(Dataset entries)

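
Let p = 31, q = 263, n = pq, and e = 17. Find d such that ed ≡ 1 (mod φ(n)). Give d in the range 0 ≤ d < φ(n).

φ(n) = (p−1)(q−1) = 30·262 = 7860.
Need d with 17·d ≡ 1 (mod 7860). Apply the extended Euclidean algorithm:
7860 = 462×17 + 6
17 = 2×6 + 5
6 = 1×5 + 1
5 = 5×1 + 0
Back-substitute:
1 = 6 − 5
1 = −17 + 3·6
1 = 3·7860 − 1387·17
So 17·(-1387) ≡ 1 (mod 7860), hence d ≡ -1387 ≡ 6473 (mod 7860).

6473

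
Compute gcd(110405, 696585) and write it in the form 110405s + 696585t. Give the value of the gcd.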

---

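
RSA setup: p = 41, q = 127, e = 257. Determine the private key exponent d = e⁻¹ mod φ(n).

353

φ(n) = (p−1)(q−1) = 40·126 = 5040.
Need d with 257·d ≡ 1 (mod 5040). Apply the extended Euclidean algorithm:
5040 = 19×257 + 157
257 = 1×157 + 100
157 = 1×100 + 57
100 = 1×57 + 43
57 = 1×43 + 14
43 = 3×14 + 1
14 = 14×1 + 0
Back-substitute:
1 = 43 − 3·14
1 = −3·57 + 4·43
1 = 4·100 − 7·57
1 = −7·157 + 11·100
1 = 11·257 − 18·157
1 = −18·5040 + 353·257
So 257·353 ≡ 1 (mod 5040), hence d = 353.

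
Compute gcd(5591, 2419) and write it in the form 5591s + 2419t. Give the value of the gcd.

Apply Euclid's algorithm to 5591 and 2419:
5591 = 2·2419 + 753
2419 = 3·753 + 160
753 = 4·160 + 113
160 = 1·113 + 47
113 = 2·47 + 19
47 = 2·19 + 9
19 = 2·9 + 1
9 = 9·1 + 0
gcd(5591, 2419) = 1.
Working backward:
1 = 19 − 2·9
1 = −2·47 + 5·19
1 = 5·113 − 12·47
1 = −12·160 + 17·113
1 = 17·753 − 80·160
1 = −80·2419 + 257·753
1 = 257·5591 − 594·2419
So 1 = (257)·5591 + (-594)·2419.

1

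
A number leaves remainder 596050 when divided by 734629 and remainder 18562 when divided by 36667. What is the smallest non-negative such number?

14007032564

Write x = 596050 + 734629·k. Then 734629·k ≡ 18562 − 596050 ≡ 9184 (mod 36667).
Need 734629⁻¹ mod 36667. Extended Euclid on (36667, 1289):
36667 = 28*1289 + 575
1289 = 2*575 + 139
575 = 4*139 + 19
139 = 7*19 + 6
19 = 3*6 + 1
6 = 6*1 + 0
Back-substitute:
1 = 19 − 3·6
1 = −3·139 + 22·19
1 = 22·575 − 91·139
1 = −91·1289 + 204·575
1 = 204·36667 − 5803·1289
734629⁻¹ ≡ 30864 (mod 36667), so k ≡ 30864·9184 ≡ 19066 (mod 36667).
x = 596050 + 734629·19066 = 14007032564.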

...

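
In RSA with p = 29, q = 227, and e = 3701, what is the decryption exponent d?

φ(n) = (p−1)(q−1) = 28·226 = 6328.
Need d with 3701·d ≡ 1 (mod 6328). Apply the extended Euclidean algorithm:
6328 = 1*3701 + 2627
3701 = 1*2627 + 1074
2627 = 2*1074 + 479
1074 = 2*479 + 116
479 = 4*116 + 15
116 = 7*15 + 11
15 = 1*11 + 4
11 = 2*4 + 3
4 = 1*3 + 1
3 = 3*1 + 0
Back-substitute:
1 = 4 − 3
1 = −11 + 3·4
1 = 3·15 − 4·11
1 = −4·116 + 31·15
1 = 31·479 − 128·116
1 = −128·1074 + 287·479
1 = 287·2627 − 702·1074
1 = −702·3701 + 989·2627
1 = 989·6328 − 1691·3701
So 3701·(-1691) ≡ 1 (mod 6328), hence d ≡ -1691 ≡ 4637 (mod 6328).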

#### [THE PROBLEM]
Wherever the line holding "Let p = 31, q" falls in the entries above, copy exactly from it through the line holding "Compute gcd(110405, 696585)", inclusive, and add nothing.

#### [PROBLEM SOLUTION]
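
Let p = 31, q = 263, n = pq, and e = 17. Find d such that ed ≡ 1 (mod φ(n)). Give d in the range 0 ≤ d < φ(n).

φ(n) = (p−1)(q−1) = 30·262 = 7860.
Need d with 17·d ≡ 1 (mod 7860). Apply the extended Euclidean algorithm:
7860 = 462×17 + 6
17 = 2×6 + 5
6 = 1×5 + 1
5 = 5×1 + 0
Back-substitute:
1 = 6 − 5
1 = −17 + 3·6
1 = 3·7860 − 1387·17
So 17·(-1387) ≡ 1 (mod 7860), hence d ≡ -1387 ≡ 6473 (mod 7860).

6473

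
Compute gcd(110405, 696585) and write it in the form 110405s + 696585t. Give the value of the gcd.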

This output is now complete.